Work to be completed: The span to copy runs from the line containing "A pied kingfisher" to the last line below. Copy it exactly, with nothing else.

[Records from a data source]
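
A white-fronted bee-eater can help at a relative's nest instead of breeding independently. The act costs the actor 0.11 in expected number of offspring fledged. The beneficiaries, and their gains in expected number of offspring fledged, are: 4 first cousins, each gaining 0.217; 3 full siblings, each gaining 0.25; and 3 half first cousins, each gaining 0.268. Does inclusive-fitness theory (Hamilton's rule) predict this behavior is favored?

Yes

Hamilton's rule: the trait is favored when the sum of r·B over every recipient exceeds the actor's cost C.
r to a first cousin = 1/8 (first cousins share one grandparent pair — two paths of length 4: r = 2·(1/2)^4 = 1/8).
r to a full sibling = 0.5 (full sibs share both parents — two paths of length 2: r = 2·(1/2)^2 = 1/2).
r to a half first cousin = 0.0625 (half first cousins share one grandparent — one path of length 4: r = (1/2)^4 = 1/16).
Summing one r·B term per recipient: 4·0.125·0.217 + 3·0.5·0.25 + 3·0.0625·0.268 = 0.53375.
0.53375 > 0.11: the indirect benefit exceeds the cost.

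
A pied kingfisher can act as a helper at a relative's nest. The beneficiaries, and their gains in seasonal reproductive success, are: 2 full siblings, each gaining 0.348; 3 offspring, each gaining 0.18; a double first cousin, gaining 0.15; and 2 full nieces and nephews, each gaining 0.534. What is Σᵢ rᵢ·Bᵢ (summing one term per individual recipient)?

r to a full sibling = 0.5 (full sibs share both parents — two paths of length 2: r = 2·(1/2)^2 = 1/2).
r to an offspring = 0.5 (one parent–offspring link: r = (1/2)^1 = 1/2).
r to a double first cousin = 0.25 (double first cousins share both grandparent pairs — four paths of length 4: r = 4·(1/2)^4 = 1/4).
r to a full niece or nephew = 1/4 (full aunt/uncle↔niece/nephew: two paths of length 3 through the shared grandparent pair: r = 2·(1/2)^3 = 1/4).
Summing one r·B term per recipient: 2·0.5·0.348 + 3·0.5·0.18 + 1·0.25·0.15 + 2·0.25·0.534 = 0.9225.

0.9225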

Result of this task:
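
A pied kingfisher can act as a helper at a relative's nest. The beneficiaries, and their gains in seasonal reproductive success, are: 2 full siblings, each gaining 0.348; 3 offspring, each gaining 0.18; a double first cousin, gaining 0.15; and 2 full nieces and nephews, each gaining 0.534. What is Σᵢ rᵢ·Bᵢ (summing one term per individual recipient)?

r to a full sibling = 0.5 (full sibs share both parents — two paths of length 2: r = 2·(1/2)^2 = 1/2).
r to an offspring = 0.5 (one parent–offspring link: r = (1/2)^1 = 1/2).
r to a double first cousin = 0.25 (double first cousins share both grandparent pairs — four paths of length 4: r = 4·(1/2)^4 = 1/4).
r to a full niece or nephew = 1/4 (full aunt/uncle↔niece/nephew: two paths of length 3 through the shared grandparent pair: r = 2·(1/2)^3 = 1/4).
Summing one r·B term per recipient: 2·0.5·0.348 + 3·0.5·0.18 + 1·0.25·0.15 + 2·0.25·0.534 = 0.9225.

0.9225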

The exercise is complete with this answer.